** Excerpted records **
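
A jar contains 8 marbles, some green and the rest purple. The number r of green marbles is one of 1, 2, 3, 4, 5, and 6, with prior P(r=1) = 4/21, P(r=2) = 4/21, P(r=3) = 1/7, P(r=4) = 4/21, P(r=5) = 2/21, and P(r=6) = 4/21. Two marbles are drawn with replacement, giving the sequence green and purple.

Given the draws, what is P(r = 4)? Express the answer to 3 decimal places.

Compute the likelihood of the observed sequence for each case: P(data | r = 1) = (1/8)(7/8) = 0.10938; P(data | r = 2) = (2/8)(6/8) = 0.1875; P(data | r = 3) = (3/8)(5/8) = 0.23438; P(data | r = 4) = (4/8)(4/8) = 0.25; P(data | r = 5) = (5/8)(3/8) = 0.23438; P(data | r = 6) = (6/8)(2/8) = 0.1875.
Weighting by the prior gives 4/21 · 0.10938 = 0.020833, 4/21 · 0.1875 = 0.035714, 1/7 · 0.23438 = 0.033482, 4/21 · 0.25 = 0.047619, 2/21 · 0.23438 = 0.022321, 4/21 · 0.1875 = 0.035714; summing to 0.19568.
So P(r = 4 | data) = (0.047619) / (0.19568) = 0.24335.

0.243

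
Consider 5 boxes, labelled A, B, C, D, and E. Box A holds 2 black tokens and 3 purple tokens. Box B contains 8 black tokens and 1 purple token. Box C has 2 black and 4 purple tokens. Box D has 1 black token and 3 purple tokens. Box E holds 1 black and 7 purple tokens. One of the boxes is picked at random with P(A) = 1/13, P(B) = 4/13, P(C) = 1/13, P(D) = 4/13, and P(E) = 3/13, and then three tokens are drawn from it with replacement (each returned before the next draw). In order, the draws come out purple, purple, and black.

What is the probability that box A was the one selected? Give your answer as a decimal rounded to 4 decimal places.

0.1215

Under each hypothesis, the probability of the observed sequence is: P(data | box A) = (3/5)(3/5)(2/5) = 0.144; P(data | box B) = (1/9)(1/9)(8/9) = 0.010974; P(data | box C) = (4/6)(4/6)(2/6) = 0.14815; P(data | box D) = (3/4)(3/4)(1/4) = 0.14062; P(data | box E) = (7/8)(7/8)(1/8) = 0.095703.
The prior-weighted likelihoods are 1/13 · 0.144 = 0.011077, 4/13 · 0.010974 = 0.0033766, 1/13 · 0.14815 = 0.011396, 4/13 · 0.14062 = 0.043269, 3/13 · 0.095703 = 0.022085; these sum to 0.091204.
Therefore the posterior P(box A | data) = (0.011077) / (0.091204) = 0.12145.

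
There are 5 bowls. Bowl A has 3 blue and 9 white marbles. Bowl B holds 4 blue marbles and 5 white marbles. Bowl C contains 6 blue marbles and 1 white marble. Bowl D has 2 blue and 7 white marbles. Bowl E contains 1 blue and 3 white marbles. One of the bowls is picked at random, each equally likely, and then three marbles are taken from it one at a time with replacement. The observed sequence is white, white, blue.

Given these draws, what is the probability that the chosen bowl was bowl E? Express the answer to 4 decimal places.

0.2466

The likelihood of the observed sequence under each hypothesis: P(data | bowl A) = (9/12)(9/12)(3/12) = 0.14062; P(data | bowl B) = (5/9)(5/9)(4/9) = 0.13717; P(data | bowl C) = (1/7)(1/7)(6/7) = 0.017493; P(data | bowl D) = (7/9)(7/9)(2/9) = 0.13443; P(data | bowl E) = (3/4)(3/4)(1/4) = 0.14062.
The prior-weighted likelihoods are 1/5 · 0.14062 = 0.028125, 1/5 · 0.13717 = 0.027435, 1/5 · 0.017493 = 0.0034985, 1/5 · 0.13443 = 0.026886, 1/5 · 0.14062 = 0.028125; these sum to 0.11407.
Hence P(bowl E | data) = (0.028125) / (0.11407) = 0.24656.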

** Task instructions **
Only the lines from the one holding "What is the probability that box" through the end of the records should appear in the answer, each repeated exactly.

** Expected answer **
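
What is the probability that box A was the one selected? Give your answer as a decimal rounded to 4 decimal places.

0.1215

Under each hypothesis, the probability of the observed sequence is: P(data | box A) = (3/5)(3/5)(2/5) = 0.144; P(data | box B) = (1/9)(1/9)(8/9) = 0.010974; P(data | box C) = (4/6)(4/6)(2/6) = 0.14815; P(data | box D) = (3/4)(3/4)(1/4) = 0.14062; P(data | box E) = (7/8)(7/8)(1/8) = 0.095703.
The prior-weighted likelihoods are 1/13 · 0.144 = 0.011077, 4/13 · 0.010974 = 0.0033766, 1/13 · 0.14815 = 0.011396, 4/13 · 0.14062 = 0.043269, 3/13 · 0.095703 = 0.022085; these sum to 0.091204.
Therefore the posterior P(box A | data) = (0.011077) / (0.091204) = 0.12145.

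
There are 5 bowls. Bowl A has 3 blue and 9 white marbles. Bowl B holds 4 blue marbles and 5 white marbles. Bowl C contains 6 blue marbles and 1 white marble. Bowl D has 2 blue and 7 white marbles. Bowl E contains 1 blue and 3 white marbles. One of the bowls is picked at random, each equally likely, and then three marbles are taken from it one at a time with replacement. The observed sequence is white, white, blue.

Given these draws, what is the probability that the chosen bowl was bowl E? Express the answer to 4 decimal places.

0.2466

The likelihood of the observed sequence under each hypothesis: P(data | bowl A) = (9/12)(9/12)(3/12) = 0.14062; P(data | bowl B) = (5/9)(5/9)(4/9) = 0.13717; P(data | bowl C) = (1/7)(1/7)(6/7) = 0.017493; P(data | bowl D) = (7/9)(7/9)(2/9) = 0.13443; P(data | bowl E) = (3/4)(3/4)(1/4) = 0.14062.
The prior-weighted likelihoods are 1/5 · 0.14062 = 0.028125, 1/5 · 0.13717 = 0.027435, 1/5 · 0.017493 = 0.0034985, 1/5 · 0.13443 = 0.026886, 1/5 · 0.14062 = 0.028125; these sum to 0.11407.
Hence P(bowl E | data) = (0.028125) / (0.11407) = 0.24656.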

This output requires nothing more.